■ Problem description:
Search the records for "BranchCity". Copy every line where it appears.

═════ Supplied information ═════

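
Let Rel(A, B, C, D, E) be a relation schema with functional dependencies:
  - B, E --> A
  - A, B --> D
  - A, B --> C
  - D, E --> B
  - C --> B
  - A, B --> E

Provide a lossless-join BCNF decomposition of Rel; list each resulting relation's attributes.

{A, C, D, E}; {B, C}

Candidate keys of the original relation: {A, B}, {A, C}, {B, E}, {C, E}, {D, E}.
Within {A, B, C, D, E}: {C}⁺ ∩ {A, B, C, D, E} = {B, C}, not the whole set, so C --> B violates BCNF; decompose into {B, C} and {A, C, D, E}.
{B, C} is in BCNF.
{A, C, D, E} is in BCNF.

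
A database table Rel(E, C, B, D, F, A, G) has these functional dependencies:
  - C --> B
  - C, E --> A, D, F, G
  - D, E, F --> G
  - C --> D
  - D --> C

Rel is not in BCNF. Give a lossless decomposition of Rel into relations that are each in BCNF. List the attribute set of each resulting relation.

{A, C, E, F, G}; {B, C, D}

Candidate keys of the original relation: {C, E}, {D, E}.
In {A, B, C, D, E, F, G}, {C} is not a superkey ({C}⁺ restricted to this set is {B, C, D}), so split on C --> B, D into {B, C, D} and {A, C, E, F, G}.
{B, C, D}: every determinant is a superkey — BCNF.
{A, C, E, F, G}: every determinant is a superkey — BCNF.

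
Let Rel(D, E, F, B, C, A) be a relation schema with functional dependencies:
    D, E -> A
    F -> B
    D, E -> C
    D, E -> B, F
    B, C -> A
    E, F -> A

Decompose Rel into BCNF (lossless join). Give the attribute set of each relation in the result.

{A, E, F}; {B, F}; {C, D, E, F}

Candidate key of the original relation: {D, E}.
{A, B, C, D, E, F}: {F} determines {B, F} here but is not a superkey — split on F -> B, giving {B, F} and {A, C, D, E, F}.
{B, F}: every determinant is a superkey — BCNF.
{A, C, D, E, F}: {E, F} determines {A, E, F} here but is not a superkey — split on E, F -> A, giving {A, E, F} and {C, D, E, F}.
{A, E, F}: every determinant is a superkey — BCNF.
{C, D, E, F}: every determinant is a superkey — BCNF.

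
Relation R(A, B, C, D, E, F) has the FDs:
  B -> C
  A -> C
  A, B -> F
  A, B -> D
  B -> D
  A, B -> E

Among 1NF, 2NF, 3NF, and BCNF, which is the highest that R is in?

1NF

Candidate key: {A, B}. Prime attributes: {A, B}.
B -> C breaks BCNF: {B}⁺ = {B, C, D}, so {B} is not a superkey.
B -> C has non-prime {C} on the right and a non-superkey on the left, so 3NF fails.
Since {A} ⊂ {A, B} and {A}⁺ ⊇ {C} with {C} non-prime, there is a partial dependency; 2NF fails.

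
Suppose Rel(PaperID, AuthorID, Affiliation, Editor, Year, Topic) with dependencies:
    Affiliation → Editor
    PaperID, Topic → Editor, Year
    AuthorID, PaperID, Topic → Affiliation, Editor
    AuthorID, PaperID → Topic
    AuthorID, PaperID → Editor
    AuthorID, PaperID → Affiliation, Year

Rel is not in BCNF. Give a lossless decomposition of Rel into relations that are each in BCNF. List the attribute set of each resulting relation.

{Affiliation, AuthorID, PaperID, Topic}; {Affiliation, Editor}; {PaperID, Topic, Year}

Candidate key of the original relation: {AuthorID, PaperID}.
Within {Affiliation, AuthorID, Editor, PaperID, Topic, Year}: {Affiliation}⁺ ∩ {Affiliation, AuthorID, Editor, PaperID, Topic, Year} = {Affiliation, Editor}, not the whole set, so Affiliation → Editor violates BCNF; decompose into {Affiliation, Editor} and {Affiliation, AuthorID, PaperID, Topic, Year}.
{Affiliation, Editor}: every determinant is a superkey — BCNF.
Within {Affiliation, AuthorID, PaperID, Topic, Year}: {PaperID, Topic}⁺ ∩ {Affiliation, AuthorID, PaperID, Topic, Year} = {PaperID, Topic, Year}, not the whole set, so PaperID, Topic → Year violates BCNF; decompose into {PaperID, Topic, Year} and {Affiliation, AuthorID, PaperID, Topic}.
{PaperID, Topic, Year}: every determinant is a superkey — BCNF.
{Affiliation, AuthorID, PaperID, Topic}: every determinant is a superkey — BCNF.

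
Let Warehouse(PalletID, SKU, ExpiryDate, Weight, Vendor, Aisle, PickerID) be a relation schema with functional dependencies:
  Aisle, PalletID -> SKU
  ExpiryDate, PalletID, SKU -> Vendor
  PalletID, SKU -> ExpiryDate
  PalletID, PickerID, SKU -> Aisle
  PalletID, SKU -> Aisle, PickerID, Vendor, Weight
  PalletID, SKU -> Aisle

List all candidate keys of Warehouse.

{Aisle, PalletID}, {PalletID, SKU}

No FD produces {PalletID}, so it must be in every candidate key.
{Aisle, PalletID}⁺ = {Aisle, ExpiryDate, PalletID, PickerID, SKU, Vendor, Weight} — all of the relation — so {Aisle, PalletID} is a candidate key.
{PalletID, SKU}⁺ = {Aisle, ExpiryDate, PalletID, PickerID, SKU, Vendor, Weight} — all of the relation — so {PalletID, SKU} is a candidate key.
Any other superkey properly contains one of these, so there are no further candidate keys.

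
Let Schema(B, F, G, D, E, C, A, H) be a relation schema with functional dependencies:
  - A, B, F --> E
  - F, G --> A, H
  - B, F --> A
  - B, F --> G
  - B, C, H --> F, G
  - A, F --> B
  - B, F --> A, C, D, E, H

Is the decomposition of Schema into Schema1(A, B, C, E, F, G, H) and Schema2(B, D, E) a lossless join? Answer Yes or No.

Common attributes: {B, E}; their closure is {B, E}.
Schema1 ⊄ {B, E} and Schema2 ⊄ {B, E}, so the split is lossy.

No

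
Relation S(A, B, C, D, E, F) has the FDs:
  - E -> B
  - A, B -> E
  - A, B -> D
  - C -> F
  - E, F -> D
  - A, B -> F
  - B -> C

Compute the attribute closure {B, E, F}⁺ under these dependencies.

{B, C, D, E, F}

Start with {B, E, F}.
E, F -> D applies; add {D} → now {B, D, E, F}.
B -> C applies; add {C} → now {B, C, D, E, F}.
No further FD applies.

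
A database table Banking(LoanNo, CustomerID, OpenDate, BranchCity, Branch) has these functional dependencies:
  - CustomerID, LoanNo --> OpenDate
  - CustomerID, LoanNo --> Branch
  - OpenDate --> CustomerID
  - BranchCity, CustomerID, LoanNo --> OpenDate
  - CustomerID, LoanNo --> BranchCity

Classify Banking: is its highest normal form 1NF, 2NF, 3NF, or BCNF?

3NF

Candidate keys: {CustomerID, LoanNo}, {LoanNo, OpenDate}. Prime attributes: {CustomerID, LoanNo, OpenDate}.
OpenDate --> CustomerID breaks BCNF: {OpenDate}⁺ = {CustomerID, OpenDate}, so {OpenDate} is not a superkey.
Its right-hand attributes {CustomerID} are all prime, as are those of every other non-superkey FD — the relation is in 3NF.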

═════

■ Expected answer:
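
A database table Banking(LoanNo, CustomerID, OpenDate, BranchCity, Branch) has these functional dependencies:
  - BranchCity, CustomerID, LoanNo --> OpenDate
  - CustomerID, LoanNo --> BranchCity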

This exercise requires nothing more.